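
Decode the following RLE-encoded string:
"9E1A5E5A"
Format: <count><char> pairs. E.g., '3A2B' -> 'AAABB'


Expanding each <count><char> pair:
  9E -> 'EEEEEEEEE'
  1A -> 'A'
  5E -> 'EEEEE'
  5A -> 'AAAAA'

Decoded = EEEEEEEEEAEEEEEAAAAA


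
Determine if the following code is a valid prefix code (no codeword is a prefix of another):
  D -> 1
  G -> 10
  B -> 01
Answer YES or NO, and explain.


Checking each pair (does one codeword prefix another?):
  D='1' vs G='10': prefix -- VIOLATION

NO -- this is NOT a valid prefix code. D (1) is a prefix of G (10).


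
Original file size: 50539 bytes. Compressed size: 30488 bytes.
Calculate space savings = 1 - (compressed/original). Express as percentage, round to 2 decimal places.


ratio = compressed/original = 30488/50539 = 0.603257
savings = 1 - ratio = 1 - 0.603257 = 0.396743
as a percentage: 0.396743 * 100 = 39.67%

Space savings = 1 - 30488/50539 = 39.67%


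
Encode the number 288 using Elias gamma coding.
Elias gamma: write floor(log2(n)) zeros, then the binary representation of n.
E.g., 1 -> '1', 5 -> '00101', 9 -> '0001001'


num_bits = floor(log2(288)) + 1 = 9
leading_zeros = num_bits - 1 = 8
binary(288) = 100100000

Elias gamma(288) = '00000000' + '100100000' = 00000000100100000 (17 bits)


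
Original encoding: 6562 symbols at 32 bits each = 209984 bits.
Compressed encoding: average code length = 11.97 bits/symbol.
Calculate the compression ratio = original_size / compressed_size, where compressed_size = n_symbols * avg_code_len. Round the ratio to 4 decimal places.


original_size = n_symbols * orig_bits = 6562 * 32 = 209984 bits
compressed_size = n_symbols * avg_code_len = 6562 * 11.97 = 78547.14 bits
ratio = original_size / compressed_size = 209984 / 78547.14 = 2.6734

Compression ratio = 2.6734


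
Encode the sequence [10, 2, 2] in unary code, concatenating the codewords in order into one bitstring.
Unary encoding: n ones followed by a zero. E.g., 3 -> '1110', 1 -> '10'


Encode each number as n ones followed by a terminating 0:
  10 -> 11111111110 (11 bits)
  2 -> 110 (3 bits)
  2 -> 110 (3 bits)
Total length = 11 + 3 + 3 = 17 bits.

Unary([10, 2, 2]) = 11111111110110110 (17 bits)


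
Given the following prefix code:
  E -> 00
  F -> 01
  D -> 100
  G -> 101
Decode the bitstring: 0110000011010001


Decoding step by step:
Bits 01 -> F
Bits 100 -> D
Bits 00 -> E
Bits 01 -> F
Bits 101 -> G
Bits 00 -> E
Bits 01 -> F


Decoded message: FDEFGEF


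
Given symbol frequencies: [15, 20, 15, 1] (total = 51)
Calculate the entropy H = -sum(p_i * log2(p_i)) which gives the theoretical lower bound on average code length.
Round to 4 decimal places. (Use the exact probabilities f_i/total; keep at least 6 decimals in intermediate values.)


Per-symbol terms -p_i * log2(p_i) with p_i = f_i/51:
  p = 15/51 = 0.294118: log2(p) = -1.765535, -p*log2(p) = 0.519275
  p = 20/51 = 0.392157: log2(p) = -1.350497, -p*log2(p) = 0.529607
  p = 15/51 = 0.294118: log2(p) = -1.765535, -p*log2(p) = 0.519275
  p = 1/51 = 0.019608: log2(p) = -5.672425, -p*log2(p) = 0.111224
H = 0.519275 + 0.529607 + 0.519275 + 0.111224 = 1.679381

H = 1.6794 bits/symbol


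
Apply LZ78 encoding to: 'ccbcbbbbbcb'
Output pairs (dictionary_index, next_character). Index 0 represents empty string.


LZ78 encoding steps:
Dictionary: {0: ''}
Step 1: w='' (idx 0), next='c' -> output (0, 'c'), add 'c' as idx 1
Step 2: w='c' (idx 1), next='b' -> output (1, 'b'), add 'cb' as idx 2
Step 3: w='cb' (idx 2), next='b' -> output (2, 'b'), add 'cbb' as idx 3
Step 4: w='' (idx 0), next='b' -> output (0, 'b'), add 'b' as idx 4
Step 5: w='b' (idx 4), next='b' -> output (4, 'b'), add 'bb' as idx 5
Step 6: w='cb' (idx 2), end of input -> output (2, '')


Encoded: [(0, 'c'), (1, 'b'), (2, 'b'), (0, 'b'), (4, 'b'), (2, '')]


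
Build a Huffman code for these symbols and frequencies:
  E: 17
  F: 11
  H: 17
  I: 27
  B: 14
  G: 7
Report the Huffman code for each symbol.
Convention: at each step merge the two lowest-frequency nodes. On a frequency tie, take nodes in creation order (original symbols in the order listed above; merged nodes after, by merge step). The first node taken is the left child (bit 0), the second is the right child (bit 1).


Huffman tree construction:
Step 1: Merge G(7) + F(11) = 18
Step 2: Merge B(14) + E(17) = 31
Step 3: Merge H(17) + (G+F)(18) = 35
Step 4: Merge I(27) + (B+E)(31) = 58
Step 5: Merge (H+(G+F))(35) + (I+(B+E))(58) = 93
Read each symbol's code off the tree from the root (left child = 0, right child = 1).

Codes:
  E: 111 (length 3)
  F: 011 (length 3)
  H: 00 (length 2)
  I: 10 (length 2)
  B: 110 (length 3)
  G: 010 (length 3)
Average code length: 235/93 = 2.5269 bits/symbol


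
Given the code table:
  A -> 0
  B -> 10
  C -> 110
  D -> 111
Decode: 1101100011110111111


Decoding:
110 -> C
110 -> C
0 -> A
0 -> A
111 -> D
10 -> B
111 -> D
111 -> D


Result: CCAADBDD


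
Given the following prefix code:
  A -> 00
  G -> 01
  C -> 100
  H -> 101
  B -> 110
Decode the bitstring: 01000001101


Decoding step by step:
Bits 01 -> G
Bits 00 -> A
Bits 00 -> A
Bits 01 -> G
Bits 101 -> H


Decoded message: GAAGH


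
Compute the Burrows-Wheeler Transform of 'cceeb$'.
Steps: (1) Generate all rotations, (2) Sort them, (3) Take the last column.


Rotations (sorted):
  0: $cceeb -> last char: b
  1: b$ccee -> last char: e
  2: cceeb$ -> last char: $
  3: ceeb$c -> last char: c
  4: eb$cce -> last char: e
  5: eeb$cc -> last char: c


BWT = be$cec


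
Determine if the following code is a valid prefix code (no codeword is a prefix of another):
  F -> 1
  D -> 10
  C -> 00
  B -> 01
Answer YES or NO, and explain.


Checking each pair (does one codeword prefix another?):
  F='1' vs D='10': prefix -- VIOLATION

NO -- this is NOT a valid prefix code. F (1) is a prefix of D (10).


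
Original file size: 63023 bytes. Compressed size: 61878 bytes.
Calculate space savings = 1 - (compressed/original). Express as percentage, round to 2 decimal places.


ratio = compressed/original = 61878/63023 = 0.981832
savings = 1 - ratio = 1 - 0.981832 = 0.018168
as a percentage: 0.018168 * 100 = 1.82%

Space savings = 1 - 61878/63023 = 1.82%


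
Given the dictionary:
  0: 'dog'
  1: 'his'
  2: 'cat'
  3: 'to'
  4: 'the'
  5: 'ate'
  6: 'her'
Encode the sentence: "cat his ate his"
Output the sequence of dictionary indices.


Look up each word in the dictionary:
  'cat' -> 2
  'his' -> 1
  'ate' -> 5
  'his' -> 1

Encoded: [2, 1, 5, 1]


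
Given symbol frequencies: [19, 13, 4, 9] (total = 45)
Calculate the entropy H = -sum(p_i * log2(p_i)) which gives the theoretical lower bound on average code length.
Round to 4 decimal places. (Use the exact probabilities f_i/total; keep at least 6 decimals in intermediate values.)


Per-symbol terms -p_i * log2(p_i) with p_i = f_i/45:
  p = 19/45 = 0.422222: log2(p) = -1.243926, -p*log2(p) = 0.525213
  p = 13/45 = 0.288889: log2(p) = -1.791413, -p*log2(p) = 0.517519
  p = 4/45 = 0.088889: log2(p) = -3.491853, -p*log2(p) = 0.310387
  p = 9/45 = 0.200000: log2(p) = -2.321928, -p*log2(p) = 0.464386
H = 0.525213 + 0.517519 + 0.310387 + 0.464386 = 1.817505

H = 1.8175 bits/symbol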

--

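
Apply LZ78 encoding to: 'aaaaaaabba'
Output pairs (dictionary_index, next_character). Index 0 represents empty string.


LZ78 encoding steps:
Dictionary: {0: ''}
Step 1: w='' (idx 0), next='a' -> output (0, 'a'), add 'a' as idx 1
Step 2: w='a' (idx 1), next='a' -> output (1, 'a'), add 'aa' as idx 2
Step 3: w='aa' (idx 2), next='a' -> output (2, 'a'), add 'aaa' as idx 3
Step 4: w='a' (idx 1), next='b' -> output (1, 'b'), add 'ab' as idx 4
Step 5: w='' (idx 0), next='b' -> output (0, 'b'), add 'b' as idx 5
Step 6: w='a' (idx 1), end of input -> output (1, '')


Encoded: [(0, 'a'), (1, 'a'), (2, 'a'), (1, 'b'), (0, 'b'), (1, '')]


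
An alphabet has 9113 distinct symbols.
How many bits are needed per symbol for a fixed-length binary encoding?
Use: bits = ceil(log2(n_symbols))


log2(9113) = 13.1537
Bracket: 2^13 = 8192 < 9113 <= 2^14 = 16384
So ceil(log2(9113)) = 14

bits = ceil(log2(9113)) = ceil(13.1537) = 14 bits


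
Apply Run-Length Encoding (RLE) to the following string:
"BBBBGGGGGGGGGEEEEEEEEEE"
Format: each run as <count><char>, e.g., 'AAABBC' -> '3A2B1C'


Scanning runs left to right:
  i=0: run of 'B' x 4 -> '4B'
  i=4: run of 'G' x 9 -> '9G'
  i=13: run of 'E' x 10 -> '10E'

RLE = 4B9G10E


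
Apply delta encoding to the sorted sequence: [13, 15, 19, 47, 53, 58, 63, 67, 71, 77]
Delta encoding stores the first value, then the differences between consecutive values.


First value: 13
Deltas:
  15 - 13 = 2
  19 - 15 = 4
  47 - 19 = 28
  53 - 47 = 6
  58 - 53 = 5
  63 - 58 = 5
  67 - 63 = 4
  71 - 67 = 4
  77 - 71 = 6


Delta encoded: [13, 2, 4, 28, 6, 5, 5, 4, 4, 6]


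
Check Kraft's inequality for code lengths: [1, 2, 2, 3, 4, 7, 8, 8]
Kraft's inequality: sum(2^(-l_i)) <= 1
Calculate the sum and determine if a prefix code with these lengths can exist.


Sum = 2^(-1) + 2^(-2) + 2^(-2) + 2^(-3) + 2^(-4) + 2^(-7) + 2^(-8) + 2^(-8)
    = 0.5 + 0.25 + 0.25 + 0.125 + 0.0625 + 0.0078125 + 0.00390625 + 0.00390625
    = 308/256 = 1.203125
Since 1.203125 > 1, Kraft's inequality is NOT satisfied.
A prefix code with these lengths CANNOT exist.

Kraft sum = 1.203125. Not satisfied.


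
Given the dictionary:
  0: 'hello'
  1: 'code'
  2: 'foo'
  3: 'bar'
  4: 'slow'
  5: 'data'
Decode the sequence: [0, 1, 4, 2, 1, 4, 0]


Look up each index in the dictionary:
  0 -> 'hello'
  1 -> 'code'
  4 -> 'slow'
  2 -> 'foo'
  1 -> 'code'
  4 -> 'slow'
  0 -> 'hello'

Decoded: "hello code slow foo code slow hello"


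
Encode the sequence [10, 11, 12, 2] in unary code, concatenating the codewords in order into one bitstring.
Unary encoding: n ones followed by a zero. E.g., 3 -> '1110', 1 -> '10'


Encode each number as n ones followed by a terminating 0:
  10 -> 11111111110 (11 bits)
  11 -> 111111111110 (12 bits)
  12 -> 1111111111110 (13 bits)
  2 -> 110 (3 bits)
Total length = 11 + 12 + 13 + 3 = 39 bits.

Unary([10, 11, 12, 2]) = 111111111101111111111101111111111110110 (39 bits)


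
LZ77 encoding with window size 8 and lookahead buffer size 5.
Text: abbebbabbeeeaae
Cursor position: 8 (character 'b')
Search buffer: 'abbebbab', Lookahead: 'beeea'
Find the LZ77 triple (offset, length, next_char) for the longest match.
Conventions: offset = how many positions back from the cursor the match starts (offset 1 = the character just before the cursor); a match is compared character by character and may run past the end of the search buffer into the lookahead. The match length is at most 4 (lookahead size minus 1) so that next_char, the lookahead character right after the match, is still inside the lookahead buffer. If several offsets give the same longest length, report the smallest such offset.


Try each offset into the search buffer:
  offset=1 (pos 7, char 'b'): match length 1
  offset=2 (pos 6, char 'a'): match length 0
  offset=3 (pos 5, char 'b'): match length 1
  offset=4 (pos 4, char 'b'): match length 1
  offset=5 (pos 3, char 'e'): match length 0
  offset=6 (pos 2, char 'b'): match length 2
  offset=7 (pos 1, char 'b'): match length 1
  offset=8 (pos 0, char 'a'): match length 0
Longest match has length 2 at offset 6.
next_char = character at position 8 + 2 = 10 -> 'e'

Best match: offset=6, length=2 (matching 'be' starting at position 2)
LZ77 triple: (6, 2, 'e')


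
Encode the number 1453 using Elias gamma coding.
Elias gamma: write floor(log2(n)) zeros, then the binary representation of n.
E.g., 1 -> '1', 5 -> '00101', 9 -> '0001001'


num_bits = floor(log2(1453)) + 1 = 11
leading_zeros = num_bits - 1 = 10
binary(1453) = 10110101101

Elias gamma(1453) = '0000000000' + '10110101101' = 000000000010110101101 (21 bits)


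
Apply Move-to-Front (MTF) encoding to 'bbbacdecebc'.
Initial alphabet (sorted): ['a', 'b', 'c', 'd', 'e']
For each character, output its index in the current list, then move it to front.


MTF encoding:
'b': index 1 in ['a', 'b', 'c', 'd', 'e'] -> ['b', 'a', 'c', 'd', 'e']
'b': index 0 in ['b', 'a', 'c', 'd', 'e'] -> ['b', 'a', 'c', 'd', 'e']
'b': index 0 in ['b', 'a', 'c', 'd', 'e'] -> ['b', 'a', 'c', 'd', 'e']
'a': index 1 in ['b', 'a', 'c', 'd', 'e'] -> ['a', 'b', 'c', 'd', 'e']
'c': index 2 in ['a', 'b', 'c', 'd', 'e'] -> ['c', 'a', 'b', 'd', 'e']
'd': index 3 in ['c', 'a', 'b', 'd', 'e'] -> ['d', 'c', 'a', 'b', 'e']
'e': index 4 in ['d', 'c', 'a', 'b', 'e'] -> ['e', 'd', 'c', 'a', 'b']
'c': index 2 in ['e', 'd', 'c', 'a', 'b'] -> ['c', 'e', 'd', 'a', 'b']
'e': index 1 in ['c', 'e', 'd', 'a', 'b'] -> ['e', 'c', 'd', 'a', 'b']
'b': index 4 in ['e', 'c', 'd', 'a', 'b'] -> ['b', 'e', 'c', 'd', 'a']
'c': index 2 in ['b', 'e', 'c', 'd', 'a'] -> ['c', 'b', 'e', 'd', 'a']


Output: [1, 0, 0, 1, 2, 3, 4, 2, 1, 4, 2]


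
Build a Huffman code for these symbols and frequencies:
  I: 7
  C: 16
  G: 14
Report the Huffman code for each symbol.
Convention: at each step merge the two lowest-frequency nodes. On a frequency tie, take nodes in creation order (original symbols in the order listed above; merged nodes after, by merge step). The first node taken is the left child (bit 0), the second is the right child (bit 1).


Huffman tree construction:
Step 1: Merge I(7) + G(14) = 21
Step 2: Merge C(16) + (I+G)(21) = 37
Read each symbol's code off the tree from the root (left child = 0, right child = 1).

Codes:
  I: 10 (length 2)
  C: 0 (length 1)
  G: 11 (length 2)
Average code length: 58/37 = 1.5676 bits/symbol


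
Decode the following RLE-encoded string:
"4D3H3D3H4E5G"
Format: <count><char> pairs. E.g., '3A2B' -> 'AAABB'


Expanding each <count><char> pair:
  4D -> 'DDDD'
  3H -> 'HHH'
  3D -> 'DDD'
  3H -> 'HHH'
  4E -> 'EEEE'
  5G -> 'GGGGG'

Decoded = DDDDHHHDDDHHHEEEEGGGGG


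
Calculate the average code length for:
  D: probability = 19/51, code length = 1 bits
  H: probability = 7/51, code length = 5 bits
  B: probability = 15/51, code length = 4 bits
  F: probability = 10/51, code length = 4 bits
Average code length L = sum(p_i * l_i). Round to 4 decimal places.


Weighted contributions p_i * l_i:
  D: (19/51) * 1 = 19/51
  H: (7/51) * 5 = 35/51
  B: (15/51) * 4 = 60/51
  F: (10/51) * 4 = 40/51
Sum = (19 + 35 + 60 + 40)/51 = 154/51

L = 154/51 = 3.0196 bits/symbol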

...

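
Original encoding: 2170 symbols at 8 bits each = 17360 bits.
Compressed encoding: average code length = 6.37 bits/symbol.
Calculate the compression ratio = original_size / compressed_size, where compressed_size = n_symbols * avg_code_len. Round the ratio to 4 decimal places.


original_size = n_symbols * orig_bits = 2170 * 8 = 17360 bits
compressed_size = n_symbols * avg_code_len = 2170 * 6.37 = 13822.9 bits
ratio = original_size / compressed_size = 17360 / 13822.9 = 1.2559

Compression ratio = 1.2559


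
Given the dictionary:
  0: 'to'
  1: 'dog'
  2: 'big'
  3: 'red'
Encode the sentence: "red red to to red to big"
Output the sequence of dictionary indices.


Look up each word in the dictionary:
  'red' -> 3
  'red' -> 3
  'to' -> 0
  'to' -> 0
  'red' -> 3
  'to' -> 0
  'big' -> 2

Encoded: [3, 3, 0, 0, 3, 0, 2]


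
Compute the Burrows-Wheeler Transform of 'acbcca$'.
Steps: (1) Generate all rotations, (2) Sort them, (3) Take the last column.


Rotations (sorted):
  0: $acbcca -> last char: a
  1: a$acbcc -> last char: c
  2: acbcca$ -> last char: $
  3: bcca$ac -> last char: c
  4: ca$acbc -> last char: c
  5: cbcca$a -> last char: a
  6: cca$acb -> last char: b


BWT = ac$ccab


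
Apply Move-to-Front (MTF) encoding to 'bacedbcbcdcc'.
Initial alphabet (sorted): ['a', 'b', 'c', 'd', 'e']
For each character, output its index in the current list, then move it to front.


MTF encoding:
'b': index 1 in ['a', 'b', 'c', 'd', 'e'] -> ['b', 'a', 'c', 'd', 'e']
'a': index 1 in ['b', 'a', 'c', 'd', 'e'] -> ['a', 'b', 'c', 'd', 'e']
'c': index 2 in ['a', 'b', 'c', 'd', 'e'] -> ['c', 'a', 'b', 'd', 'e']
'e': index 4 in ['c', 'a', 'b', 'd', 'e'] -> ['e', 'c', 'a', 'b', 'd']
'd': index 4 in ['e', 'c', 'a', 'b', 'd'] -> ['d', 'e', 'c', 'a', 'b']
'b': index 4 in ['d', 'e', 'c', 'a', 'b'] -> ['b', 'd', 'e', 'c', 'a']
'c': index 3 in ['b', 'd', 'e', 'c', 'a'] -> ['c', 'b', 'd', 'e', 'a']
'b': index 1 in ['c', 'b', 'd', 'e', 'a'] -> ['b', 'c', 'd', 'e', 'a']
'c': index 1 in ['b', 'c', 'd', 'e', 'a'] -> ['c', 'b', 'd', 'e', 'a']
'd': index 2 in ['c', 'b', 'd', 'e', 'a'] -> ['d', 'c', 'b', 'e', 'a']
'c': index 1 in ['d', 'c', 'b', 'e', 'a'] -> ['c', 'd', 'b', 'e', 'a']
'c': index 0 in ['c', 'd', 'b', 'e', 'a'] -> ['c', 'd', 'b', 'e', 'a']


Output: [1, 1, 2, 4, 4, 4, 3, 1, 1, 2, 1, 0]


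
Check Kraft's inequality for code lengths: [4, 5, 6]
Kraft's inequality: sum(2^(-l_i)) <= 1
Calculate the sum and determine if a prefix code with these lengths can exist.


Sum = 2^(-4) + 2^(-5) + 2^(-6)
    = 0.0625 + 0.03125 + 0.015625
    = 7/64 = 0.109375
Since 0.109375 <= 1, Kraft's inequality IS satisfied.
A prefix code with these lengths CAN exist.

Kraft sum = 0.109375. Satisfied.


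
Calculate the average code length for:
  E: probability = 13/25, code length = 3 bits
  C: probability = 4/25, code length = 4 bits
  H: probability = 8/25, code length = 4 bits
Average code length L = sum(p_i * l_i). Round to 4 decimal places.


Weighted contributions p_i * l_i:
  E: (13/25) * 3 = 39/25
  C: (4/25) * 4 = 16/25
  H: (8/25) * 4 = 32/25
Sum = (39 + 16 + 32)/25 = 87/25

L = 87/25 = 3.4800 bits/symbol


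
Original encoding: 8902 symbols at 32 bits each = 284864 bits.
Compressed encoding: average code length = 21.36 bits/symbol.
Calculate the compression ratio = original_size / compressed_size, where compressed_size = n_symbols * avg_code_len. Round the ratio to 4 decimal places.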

▶ Required action
Only one number is needed: please count the lines of the entries above in which the string "concatenating" occurs.

▶ Exercise response
2